## ASSIGNMENT
Restate the entire listing word for word.

[WORKING DATA — start]

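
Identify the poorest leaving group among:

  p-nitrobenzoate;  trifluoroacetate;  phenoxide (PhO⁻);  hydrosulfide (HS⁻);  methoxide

methoxide

Leaving-group ability tracks the stability of the departed species; conjugate-acid pKₐ is the usual yardstick (lower pKₐ → better LG).
trifluoroacetate: pKₐ(CF₃COOH) ≈ 0.2
p-nitrobenzoate: pKₐ(p-nitrobenzoic acid) ≈ 3.4
hydrosulfide (HS⁻): pKₐ(H₂S) ≈ 7
phenoxide (PhO⁻): pKₐ(C₆H₅OH (phenol)) ≈ 10
methoxide: pKₐ(CH₃OH) ≈ 15.5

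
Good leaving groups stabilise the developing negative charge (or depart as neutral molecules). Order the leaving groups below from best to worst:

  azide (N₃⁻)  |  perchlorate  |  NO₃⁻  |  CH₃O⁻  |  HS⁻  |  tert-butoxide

perchlorate: pKₐ(HClO₄) ≈ -10
NO₃⁻: pKₐ(HNO₃) ≈ -1.3
azide (N₃⁻): pKₐ(HN₃) ≈ 4.7
HS⁻: pKₐ(H₂S) ≈ 7
CH₃O⁻: pKₐ(CH₃OH) ≈ 15.5
tert-butoxide: pKₐ(t-BuOH) ≈ 18

perchlorate > NO₃⁻ > azide (N₃⁻) > HS⁻ > CH₃O⁻ > tert-butoxide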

[WORKING DATA — finish]

## ANSWER SECTION
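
Identify the poorest leaving group among:

  p-nitrobenzoate;  trifluoroacetate;  phenoxide (PhO⁻);  hydrosulfide (HS⁻);  methoxide

methoxide

Leaving-group ability tracks the stability of the departed species; conjugate-acid pKₐ is the usual yardstick (lower pKₐ → better LG).
trifluoroacetate: pKₐ(CF₃COOH) ≈ 0.2
p-nitrobenzoate: pKₐ(p-nitrobenzoic acid) ≈ 3.4
hydrosulfide (HS⁻): pKₐ(H₂S) ≈ 7
phenoxide (PhO⁻): pKₐ(C₆H₅OH (phenol)) ≈ 10
methoxide: pKₐ(CH₃OH) ≈ 15.5

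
Good leaving groups stabilise the developing negative charge (or depart as neutral molecules). Order the leaving groups below from best to worst:

  azide (N₃⁻)  |  perchlorate  |  NO₃⁻  |  CH₃O⁻  |  HS⁻  |  tert-butoxide

perchlorate: pKₐ(HClO₄) ≈ -10
NO₃⁻: pKₐ(HNO₃) ≈ -1.3
azide (N₃⁻): pKₐ(HN₃) ≈ 4.7
HS⁻: pKₐ(H₂S) ≈ 7
CH₃O⁻: pKₐ(CH₃OH) ≈ 15.5
tert-butoxide: pKₐ(t-BuOH) ≈ 18

perchlorate > NO₃⁻ > azide (N₃⁻) > HS⁻ > CH₃O⁻ > tert-butoxide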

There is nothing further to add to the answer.